Start of Records for this task

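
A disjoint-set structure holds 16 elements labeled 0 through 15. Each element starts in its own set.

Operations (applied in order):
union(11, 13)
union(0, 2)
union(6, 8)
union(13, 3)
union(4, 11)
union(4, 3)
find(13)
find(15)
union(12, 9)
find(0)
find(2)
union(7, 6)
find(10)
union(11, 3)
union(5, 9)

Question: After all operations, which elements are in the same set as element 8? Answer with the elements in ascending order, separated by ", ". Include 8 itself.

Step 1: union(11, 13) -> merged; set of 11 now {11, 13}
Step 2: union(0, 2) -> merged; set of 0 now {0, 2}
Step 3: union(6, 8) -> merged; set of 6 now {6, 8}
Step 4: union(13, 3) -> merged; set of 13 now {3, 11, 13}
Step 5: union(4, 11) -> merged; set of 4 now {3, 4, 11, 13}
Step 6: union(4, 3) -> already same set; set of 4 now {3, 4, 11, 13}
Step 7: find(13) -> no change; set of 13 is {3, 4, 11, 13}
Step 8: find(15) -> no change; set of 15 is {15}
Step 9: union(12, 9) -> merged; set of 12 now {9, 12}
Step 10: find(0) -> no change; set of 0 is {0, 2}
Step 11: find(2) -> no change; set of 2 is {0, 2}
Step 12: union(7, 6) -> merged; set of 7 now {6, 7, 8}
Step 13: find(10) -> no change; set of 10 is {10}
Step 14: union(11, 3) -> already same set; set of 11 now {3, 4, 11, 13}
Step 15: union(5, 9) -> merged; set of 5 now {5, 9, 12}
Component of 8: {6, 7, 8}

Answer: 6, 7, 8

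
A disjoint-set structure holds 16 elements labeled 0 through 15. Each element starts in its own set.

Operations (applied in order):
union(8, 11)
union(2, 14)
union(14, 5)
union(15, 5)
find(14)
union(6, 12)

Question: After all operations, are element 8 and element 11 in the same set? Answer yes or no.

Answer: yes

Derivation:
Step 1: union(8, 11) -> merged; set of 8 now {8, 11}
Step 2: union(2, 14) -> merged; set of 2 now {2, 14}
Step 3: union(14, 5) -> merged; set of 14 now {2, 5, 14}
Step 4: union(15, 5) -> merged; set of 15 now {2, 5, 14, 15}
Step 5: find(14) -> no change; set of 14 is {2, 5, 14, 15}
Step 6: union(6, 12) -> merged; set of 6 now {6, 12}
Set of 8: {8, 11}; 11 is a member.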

End of Records for this task

* _What this task involves_
All of the entries above are to be written out again exactly.

* _Task solution_
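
A disjoint-set structure holds 16 elements labeled 0 through 15. Each element starts in its own set.

Operations (applied in order):
union(11, 13)
union(0, 2)
union(6, 8)
union(13, 3)
union(4, 11)
union(4, 3)
find(13)
find(15)
union(12, 9)
find(0)
find(2)
union(7, 6)
find(10)
union(11, 3)
union(5, 9)

Question: After all operations, which elements are in the same set as element 8? Answer with the elements in ascending order, separated by ", ". Include 8 itself.

Step 1: union(11, 13) -> merged; set of 11 now {11, 13}
Step 2: union(0, 2) -> merged; set of 0 now {0, 2}
Step 3: union(6, 8) -> merged; set of 6 now {6, 8}
Step 4: union(13, 3) -> merged; set of 13 now {3, 11, 13}
Step 5: union(4, 11) -> merged; set of 4 now {3, 4, 11, 13}
Step 6: union(4, 3) -> already same set; set of 4 now {3, 4, 11, 13}
Step 7: find(13) -> no change; set of 13 is {3, 4, 11, 13}
Step 8: find(15) -> no change; set of 15 is {15}
Step 9: union(12, 9) -> merged; set of 12 now {9, 12}
Step 10: find(0) -> no change; set of 0 is {0, 2}
Step 11: find(2) -> no change; set of 2 is {0, 2}
Step 12: union(7, 6) -> merged; set of 7 now {6, 7, 8}
Step 13: find(10) -> no change; set of 10 is {10}
Step 14: union(11, 3) -> already same set; set of 11 now {3, 4, 11, 13}
Step 15: union(5, 9) -> merged; set of 5 now {5, 9, 12}
Component of 8: {6, 7, 8}

Answer: 6, 7, 8

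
A disjoint-set structure holds 16 elements labeled 0 through 15. Each element starts in its own set.

Operations (applied in order):
union(8, 11)
union(2, 14)
union(14, 5)
union(15, 5)
find(14)
union(6, 12)

Question: After all operations, are element 8 and element 11 in the same set? Answer yes or no.

Answer: yes

Derivation:
Step 1: union(8, 11) -> merged; set of 8 now {8, 11}
Step 2: union(2, 14) -> merged; set of 2 now {2, 14}
Step 3: union(14, 5) -> merged; set of 14 now {2, 5, 14}
Step 4: union(15, 5) -> merged; set of 15 now {2, 5, 14, 15}
Step 5: find(14) -> no change; set of 14 is {2, 5, 14, 15}
Step 6: union(6, 12) -> merged; set of 6 now {6, 12}
Set of 8: {8, 11}; 11 is a member.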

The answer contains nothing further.